Start of Excerpted data
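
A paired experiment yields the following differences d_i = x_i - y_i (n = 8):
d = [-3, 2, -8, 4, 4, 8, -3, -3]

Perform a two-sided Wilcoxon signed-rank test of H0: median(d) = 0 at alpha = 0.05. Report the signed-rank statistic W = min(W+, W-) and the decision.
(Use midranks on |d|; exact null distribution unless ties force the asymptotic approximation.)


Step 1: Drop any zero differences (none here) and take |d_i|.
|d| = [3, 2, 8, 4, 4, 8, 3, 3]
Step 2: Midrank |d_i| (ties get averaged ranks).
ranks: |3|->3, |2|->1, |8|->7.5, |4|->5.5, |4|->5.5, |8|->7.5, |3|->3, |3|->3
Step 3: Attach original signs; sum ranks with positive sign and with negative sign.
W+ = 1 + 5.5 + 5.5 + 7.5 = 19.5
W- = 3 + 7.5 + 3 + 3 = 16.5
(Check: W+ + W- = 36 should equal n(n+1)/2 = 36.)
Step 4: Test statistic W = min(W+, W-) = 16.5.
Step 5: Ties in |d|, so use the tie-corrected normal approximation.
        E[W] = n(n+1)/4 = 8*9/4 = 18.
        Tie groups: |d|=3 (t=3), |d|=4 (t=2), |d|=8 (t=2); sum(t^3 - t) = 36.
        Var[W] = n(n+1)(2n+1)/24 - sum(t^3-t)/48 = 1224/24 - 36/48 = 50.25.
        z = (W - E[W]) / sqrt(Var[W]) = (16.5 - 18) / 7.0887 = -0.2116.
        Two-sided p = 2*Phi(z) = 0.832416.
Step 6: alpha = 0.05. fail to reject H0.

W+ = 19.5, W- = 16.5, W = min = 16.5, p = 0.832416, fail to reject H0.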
End of Excerpted data
What you should do: Write the listing out once more, keeping each word as it is.

Completed exercise:
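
A paired experiment yields the following differences d_i = x_i - y_i (n = 8):
d = [-3, 2, -8, 4, 4, 8, -3, -3]

Perform a two-sided Wilcoxon signed-rank test of H0: median(d) = 0 at alpha = 0.05. Report the signed-rank statistic W = min(W+, W-) and the decision.
(Use midranks on |d|; exact null distribution unless ties force the asymptotic approximation.)


Step 1: Drop any zero differences (none here) and take |d_i|.
|d| = [3, 2, 8, 4, 4, 8, 3, 3]
Step 2: Midrank |d_i| (ties get averaged ranks).
ranks: |3|->3, |2|->1, |8|->7.5, |4|->5.5, |4|->5.5, |8|->7.5, |3|->3, |3|->3
Step 3: Attach original signs; sum ranks with positive sign and with negative sign.
W+ = 1 + 5.5 + 5.5 + 7.5 = 19.5
W- = 3 + 7.5 + 3 + 3 = 16.5
(Check: W+ + W- = 36 should equal n(n+1)/2 = 36.)
Step 4: Test statistic W = min(W+, W-) = 16.5.
Step 5: Ties in |d|, so use the tie-corrected normal approximation.
        E[W] = n(n+1)/4 = 8*9/4 = 18.
        Tie groups: |d|=3 (t=3), |d|=4 (t=2), |d|=8 (t=2); sum(t^3 - t) = 36.
        Var[W] = n(n+1)(2n+1)/24 - sum(t^3-t)/48 = 1224/24 - 36/48 = 50.25.
        z = (W - E[W]) / sqrt(Var[W]) = (16.5 - 18) / 7.0887 = -0.2116.
        Two-sided p = 2*Phi(z) = 0.832416.
Step 6: alpha = 0.05. fail to reject H0.

W+ = 19.5, W- = 16.5, W = min = 16.5, p = 0.832416, fail to reject H0.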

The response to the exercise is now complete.